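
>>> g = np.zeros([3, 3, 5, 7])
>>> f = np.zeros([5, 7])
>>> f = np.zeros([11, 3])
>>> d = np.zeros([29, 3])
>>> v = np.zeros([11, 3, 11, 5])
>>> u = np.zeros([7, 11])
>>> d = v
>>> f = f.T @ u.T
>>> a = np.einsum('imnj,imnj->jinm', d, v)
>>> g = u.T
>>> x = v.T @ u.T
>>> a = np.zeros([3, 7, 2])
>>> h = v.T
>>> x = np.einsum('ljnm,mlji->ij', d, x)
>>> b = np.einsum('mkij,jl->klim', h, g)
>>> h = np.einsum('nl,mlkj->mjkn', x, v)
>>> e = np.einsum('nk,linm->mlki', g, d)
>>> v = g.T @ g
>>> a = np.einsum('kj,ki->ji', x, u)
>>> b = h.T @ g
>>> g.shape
(11, 7)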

Task requirements: Each record needs to be duplicated exactly as given.

Result below:
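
>>> g = np.zeros([3, 3, 5, 7])
>>> f = np.zeros([5, 7])
>>> f = np.zeros([11, 3])
>>> d = np.zeros([29, 3])
>>> v = np.zeros([11, 3, 11, 5])
>>> u = np.zeros([7, 11])
>>> d = v
>>> f = f.T @ u.T
>>> a = np.einsum('imnj,imnj->jinm', d, v)
>>> g = u.T
>>> x = v.T @ u.T
>>> a = np.zeros([3, 7, 2])
>>> h = v.T
>>> x = np.einsum('ljnm,mlji->ij', d, x)
>>> b = np.einsum('mkij,jl->klim', h, g)
>>> h = np.einsum('nl,mlkj->mjkn', x, v)
>>> e = np.einsum('nk,linm->mlki', g, d)
>>> v = g.T @ g
>>> a = np.einsum('kj,ki->ji', x, u)
>>> b = h.T @ g
>>> g.shape
(11, 7)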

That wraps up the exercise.